• _WHAT YOU HAVE TO DO_
Make an exact copy of the records below. Include every line.

• _RECORDS_
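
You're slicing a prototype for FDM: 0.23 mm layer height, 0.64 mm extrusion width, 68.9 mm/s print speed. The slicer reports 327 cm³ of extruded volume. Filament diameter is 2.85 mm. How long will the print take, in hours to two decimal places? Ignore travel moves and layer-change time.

Extrusion cross-section: 0.23 × 0.64 → 0.1472 mm².
Path length: 327000 mm³ / 0.1472 mm² → 2221467.4 mm.
Time extruding = 2221467.4 / 68.9, so 32241.9 s.
Converting: 32241.9 s = 8.96 hours.

8.96 hours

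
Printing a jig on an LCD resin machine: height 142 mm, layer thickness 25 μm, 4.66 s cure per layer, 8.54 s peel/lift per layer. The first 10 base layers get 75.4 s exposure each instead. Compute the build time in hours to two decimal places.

21.02 hours

Number of layers: 142 / 0.025 → 5680 (rounded up).
Bottom layers: 10 × (75.4 + 8.54) → 839.4 s.
Regular layers = 5670 × (4.66 + 8.54) = 74844 s.
Total = 839.4 + 74844 = 75683.4 s = 21.02 hours.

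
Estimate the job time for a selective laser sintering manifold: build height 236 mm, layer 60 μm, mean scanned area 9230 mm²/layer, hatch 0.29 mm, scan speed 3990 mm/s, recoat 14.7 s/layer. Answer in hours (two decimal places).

Number of layers: 236 / 0.06 → 3934 (rounded up).
Scan path per layer: 9230 / 0.29 → 31827.6 mm.
Scan time per layer = 31827.6 / 3990 = 7.9768 s.
Per-layer time = 7.9768 + 14.7, so 22.6768 s.
Build time = 3934 × 22.6768 = 89210.5312 s = 24.78 hours.

24.78 hours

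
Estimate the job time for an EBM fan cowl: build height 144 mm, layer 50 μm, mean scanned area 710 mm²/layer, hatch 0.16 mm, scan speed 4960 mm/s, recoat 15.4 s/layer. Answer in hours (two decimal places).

13.04 hours

Layer count = ceil(144 / 0.05) = 2880.
Hatch length per layer: 710 / 0.16 → 4437.5 mm.
Beam time per layer = 4437.5 / 4960 = 0.8947 s.
Per-layer time = 0.8947 + 15.4 = 16.2947 s.
Build time = 2880 × 16.2947 = 46928.736 s = 13.04 hours.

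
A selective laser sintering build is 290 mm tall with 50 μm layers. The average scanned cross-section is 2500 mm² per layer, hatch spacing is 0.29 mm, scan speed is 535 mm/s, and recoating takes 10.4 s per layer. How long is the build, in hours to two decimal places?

Layer count = ceil(290 / 0.05) = 5800.
Scan path per layer: 2500 / 0.29 → 8620.7 mm.
Laser time per layer: 8620.7 / 535 → 16.1135 s.
Time per layer = 16.1135 + 10.4, so 26.5135 s.
Total: 5800 × 26.5135 s = 153778.3 s → 42.72 hours.

42.72 hours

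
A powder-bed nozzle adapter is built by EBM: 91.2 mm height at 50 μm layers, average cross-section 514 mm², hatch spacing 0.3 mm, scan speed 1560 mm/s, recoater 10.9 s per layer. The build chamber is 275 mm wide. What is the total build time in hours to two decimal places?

6.08 hours

Layers = ⌈91.2/0.05⌉ = 1824.
Hatch length per layer: 514 / 0.3 → 1713.3 mm.
Beam time per layer = 1713.3 / 1560, so 1.0983 s.
Layer cycle = 1.0983 + 10.9, so 11.9983 s.
1824 layers × 11.9983 s/layer = 21884.8992 s, i.e. 6.08 hours.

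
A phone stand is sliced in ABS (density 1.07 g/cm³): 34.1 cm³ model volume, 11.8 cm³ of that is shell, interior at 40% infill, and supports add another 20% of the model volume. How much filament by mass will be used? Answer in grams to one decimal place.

29.5 g

Infill region = 34.1 − 11.8, so 22.3 cm³.
Infill volume = 0.40 × 22.3, so 8.92 cm³.
Support = 0.20 × 34.1, so 6.82 cm³.
Total extruded = 11.8 + 8.92 + 6.82 = 27.54 cm³.
Mass = 27.54 × 1.07, so 29.4678 g.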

• _RESPONSE TO THE EXERCISE_
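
You're slicing a prototype for FDM: 0.23 mm layer height, 0.64 mm extrusion width, 68.9 mm/s print speed. The slicer reports 327 cm³ of extruded volume. Filament diameter is 2.85 mm. How long will the print take, in hours to two decimal places? Ignore travel moves and layer-change time.

Extrusion cross-section: 0.23 × 0.64 → 0.1472 mm².
Path length: 327000 mm³ / 0.1472 mm² → 2221467.4 mm.
Time extruding = 2221467.4 / 68.9, so 32241.9 s.
Converting: 32241.9 s = 8.96 hours.

8.96 hours

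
Printing a jig on an LCD resin machine: height 142 mm, layer thickness 25 μm, 4.66 s cure per layer, 8.54 s peel/lift per layer. The first 10 base layers get 75.4 s exposure each instead. Compute the build time in hours to two decimal places.

21.02 hours

Number of layers: 142 / 0.025 → 5680 (rounded up).
Bottom layers: 10 × (75.4 + 8.54) → 839.4 s.
Regular layers = 5670 × (4.66 + 8.54) = 74844 s.
Total = 839.4 + 74844 = 75683.4 s = 21.02 hours.

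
Estimate the job time for a selective laser sintering manifold: build height 236 mm, layer 60 μm, mean scanned area 9230 mm²/layer, hatch 0.29 mm, scan speed 3990 mm/s, recoat 14.7 s/layer. Answer in hours (two decimal places).

Number of layers: 236 / 0.06 → 3934 (rounded up).
Scan path per layer: 9230 / 0.29 → 31827.6 mm.
Scan time per layer = 31827.6 / 3990 = 7.9768 s.
Per-layer time = 7.9768 + 14.7, so 22.6768 s.
Build time = 3934 × 22.6768 = 89210.5312 s = 24.78 hours.

24.78 hours

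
Estimate the job time for an EBM fan cowl: build height 144 mm, layer 50 μm, mean scanned area 710 mm²/layer, hatch 0.16 mm, scan speed 4960 mm/s, recoat 15.4 s/layer. Answer in hours (two decimal places).

13.04 hours

Layer count = ceil(144 / 0.05) = 2880.
Hatch length per layer: 710 / 0.16 → 4437.5 mm.
Beam time per layer = 4437.5 / 4960 = 0.8947 s.
Per-layer time = 0.8947 + 15.4 = 16.2947 s.
Build time = 2880 × 16.2947 = 46928.736 s = 13.04 hours.

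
A selective laser sintering build is 290 mm tall with 50 μm layers. The average scanned cross-section is 2500 mm² per layer, hatch spacing is 0.29 mm, scan speed is 535 mm/s, and recoating takes 10.4 s per layer. How long is the build, in hours to two decimal places?

Layer count = ceil(290 / 0.05) = 5800.
Scan path per layer: 2500 / 0.29 → 8620.7 mm.
Laser time per layer: 8620.7 / 535 → 16.1135 s.
Time per layer = 16.1135 + 10.4, so 26.5135 s.
Total: 5800 × 26.5135 s = 153778.3 s → 42.72 hours.

42.72 hours

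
A powder-bed nozzle adapter is built by EBM: 91.2 mm height at 50 μm layers, average cross-section 514 mm², hatch spacing 0.3 mm, scan speed 1560 mm/s, recoater 10.9 s per layer. The build chamber is 275 mm wide. What is the total build time in hours to two decimal places?

6.08 hours

Layers = ⌈91.2/0.05⌉ = 1824.
Hatch length per layer: 514 / 0.3 → 1713.3 mm.
Beam time per layer = 1713.3 / 1560, so 1.0983 s.
Layer cycle = 1.0983 + 10.9, so 11.9983 s.
1824 layers × 11.9983 s/layer = 21884.8992 s, i.e. 6.08 hours.

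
A phone stand is sliced in ABS (density 1.07 g/cm³): 34.1 cm³ model volume, 11.8 cm³ of that is shell, interior at 40% infill, and supports add another 20% of the model volume. How much filament by mass will be used? Answer in grams to one decimal place.

29.5 g

Infill region = 34.1 − 11.8, so 22.3 cm³.
Infill volume = 0.40 × 22.3, so 8.92 cm³.
Support = 0.20 × 34.1, so 6.82 cm³.
Total extruded = 11.8 + 8.92 + 6.82 = 27.54 cm³.
Mass = 27.54 × 1.07, so 29.4678 g.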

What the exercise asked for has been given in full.